YOUR ASSIGNMENT: Only the lines below starting at the one that contains "- Z-7: (731306, 5093971) m" and ending at the one that contains "P7: (770719, 5137398)" are to be reproduced, exactly and with both ends kept.

-------- WORKING DATA --------

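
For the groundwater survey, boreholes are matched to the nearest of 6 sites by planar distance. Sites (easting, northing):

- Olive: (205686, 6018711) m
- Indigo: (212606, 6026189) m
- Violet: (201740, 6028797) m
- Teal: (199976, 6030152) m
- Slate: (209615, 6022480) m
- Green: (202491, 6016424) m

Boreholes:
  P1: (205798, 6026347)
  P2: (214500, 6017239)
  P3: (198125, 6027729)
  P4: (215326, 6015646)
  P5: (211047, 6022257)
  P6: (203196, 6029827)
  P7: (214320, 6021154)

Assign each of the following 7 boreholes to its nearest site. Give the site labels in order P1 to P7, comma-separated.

P1 → Violet (d²=22469864.00)
P2 → Slate (d²=51331306.00)
P3 → Teal (d²=9297130.00)
P4 → Slate (d²=79319077.00)
P5 → Slate (d²=2100353.00)
P6 → Violet (d²=3180836.00)
P7 → Slate (d²=23895301.00)

Violet, Slate, Teal, Slate, Slate, Violet, Slate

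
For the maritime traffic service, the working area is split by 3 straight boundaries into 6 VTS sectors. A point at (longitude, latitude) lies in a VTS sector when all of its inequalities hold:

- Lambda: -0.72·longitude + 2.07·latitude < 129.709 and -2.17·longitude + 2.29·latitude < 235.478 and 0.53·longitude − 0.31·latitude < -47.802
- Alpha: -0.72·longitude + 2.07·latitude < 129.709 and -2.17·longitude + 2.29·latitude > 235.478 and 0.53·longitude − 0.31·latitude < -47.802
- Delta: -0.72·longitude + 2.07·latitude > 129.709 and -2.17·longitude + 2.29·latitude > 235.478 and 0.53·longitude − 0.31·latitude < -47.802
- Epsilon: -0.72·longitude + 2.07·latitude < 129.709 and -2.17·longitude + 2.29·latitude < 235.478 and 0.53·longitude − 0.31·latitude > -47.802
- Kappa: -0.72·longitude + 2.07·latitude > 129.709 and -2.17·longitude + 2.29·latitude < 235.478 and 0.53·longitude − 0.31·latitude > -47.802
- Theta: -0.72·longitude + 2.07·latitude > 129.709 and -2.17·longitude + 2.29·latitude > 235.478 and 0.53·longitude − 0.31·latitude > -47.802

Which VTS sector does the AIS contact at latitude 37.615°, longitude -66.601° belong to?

Epsilon

-0.72·-66.601 + 2.07·37.615 = 125.816, which is < 129.709
-2.17·-66.601 + 2.29·37.615 = 230.663, which is < 235.478
0.53·-66.601 − 0.31·37.615 = -46.959, which is > -47.802
This sign pattern matches Epsilon.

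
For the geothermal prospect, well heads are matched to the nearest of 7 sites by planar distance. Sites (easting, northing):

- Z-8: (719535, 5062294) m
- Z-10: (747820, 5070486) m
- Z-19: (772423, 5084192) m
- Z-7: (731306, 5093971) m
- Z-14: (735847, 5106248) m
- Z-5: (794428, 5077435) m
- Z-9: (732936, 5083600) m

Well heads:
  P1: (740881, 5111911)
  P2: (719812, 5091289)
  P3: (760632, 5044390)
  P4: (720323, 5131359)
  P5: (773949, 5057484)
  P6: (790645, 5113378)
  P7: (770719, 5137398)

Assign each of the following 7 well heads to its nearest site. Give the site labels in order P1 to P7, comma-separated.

P1 → Z-14 (d²=57410725.00)
P2 → Z-7 (d²=139305160.00)
P3 → Z-10 (d²=845148560.00)
P4 → Z-14 (d²=871556897.00)
P5 → Z-19 (d²=715645940.00)
P6 → Z-19 (d²=1183863880.00)
P7 → Z-14 (d²=2186378884.00)

Z-14, Z-7, Z-10, Z-14, Z-19, Z-19, Z-14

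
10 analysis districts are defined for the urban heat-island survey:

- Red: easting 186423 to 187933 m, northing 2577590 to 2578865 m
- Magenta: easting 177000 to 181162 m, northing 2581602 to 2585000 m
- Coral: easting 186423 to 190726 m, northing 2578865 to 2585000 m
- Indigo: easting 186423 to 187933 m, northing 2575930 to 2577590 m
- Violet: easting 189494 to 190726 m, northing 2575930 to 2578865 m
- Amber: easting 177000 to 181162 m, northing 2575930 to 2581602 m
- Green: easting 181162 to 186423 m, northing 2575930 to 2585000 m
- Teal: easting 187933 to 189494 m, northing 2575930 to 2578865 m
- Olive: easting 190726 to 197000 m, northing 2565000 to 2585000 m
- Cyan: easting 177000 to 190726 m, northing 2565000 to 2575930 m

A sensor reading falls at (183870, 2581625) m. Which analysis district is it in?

Green

The point has easting = 183870 and northing = 2581625.
Only Green satisfies 181162 ≤ easting ≤ 186423 and 2575930 ≤ northing ≤ 2585000.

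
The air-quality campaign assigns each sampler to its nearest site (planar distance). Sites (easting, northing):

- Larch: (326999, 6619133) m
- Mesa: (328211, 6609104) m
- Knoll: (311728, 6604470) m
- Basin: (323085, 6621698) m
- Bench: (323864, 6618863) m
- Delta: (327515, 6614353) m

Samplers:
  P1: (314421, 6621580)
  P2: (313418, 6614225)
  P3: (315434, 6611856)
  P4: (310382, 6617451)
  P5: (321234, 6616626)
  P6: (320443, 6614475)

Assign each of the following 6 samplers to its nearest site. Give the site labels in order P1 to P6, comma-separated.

Basin, Knoll, Knoll, Knoll, Bench, Bench

P1 → Basin (d²=75078820.00)
P2 → Knoll (d²=98016125.00)
P3 → Knoll (d²=68287432.00)
P4 → Knoll (d²=170318077.00)
P5 → Bench (d²=11921069.00)
P6 → Bench (d²=30957785.00)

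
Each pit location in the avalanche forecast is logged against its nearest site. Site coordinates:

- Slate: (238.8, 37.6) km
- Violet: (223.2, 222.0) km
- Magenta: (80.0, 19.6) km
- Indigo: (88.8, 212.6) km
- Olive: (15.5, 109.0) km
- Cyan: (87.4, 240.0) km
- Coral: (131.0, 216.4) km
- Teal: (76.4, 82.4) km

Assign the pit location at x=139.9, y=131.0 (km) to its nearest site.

Teal

Squared distances to each site:
Slate: 18504.770; Violet: 15219.890; Magenta: 15997.970; Indigo: 9269.770; Olive: 15959.360; Cyan: 14637.250; Coral: 7372.370; Teal: 6394.210.
Minimum at Teal.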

--------

RESULT BELOW:
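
- Z-7: (731306, 5093971) m
- Z-14: (735847, 5106248) m
- Z-5: (794428, 5077435) m
- Z-9: (732936, 5083600) m

Well heads:
  P1: (740881, 5111911)
  P2: (719812, 5091289)
  P3: (760632, 5044390)
  P4: (720323, 5131359)
  P5: (773949, 5057484)
  P6: (790645, 5113378)
  P7: (770719, 5137398)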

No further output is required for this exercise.